### YOUR TASK:
Could you copy out all the lines in the material below where the word "What" occurs?

### SUPPLIED INFORMATION:
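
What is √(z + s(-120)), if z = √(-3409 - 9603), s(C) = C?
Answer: √(-120 + 2*I*√3253) ≈ 4.7731 + 11.949*I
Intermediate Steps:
z = 2*I*√3253 (z = √(-13012) = 2*I*√3253 ≈ 114.07*I)
√(z + s(-120)) = √(2*I*√3253 - 120) = √(-120 + 2*I*√3253)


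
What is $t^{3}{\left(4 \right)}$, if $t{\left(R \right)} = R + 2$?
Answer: $216$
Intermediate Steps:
$t{\left(R \right)} = 2 + R$
$t^{3}{\left(4 \right)} = \left(2 + 4\right)^{3} = 6^{3} = 216$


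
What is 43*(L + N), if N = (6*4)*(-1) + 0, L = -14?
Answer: -1634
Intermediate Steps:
N = -24 (N = 24*(-1) + 0 = -24 + 0 = -24)
43*(L + N) = 43*(-14 - 24) = 43*(-38) = -1634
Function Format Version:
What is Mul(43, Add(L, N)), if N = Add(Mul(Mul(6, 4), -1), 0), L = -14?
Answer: -1634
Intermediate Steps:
N = -24 (N = Add(Mul(24, -1), 0) = Add(-24, 0) = -24)
Mul(43, Add(L, N)) = Mul(43, Add(-14, -24)) = Mul(43, -38) = -1634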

### RESULT:
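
What is √(z + s(-120)), if z = √(-3409 - 9603), s(C) = C?
What is $t^{3}{\left(4 \right)}$, if $t{\left(R \right)} = R + 2$?
What is 43*(L + N), if N = (6*4)*(-1) + 0, L = -14?
What is Mul(43, Add(L, N)), if N = Add(Mul(Mul(6, 4), -1), 0), L = -14?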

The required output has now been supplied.